In the records below, find the line that contains "B lasts 4 days." and the line that contains "The following jobs". Set down exactly those lines and every line between them, and nothing more.

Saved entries
══════════════════════════════
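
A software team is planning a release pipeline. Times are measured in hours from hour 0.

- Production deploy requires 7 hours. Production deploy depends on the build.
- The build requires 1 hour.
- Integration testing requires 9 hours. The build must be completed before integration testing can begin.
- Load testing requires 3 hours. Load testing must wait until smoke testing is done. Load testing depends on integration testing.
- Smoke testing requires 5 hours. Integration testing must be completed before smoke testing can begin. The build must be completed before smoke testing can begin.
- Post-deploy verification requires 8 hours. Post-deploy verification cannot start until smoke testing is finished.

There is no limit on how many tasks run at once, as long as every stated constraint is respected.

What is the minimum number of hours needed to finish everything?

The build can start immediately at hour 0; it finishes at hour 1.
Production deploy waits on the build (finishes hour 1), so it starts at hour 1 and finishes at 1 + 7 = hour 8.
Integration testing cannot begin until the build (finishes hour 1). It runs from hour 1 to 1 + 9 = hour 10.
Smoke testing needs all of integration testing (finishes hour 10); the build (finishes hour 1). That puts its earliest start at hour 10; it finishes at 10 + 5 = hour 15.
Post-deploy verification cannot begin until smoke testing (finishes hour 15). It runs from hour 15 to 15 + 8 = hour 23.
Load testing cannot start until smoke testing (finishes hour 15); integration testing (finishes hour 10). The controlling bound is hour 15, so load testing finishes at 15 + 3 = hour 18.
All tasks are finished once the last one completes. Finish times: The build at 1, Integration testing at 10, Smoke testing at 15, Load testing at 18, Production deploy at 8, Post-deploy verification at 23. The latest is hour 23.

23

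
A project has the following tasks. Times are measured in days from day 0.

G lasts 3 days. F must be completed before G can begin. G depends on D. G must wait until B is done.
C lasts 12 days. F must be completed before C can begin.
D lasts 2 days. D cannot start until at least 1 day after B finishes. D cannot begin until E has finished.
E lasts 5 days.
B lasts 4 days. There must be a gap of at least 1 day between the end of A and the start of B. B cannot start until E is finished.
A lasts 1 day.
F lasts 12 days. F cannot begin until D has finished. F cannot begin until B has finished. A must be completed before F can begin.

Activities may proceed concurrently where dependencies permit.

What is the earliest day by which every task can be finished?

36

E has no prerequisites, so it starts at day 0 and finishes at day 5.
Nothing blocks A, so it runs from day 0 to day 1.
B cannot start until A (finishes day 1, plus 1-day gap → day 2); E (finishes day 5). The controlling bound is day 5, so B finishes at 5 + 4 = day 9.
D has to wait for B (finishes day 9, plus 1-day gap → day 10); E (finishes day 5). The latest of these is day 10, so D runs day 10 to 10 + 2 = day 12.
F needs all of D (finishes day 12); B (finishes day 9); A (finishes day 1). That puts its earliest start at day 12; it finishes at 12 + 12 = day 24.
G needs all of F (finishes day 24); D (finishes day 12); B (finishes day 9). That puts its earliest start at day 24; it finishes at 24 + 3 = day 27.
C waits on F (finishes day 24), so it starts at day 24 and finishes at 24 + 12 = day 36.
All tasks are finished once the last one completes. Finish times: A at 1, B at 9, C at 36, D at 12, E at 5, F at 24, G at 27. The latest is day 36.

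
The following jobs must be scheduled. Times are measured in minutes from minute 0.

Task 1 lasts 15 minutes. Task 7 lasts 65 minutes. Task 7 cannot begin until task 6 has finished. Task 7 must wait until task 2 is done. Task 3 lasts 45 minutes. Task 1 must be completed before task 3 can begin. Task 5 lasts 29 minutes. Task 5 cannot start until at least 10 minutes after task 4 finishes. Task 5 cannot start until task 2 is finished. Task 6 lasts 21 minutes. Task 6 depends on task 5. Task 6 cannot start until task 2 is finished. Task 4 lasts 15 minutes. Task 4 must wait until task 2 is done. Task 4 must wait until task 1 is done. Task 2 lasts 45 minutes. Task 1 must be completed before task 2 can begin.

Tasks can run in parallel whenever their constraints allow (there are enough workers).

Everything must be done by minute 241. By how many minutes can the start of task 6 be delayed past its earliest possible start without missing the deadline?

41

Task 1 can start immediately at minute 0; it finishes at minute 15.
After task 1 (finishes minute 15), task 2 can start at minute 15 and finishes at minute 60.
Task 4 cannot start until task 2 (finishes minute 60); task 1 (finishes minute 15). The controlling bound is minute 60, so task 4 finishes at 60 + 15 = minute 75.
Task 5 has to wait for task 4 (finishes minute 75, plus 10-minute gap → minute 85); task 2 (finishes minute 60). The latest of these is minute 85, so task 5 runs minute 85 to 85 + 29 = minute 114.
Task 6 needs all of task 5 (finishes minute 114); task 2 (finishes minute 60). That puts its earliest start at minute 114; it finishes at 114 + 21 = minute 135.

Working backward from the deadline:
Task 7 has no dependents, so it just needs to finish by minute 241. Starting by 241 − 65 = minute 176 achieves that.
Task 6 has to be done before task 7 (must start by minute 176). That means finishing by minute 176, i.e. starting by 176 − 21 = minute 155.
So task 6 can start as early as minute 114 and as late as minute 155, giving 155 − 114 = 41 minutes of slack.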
══════════════════════════════
Response to the exercise:
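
B lasts 4 days. There must be a gap of at least 1 day between the end of A and the start of B. B cannot start until E is finished.
A lasts 1 day.
F lasts 12 days. F cannot begin until D has finished. F cannot begin until B has finished. A must be completed before F can begin.

Activities may proceed concurrently where dependencies permit.

What is the earliest day by which every task can be finished?

36

E has no prerequisites, so it starts at day 0 and finishes at day 5.
Nothing blocks A, so it runs from day 0 to day 1.
B cannot start until A (finishes day 1, plus 1-day gap → day 2); E (finishes day 5). The controlling bound is day 5, so B finishes at 5 + 4 = day 9.
D has to wait for B (finishes day 9, plus 1-day gap → day 10); E (finishes day 5). The latest of these is day 10, so D runs day 10 to 10 + 2 = day 12.
F needs all of D (finishes day 12); B (finishes day 9); A (finishes day 1). That puts its earliest start at day 12; it finishes at 12 + 12 = day 24.
G needs all of F (finishes day 24); D (finishes day 12); B (finishes day 9). That puts its earliest start at day 24; it finishes at 24 + 3 = day 27.
C waits on F (finishes day 24), so it starts at day 24 and finishes at 24 + 12 = day 36.
All tasks are finished once the last one completes. Finish times: A at 1, B at 9, C at 36, D at 12, E at 5, F at 24, G at 27. The latest is day 36.

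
The following jobs must be scheduled. Times are measured in minutes from minute 0.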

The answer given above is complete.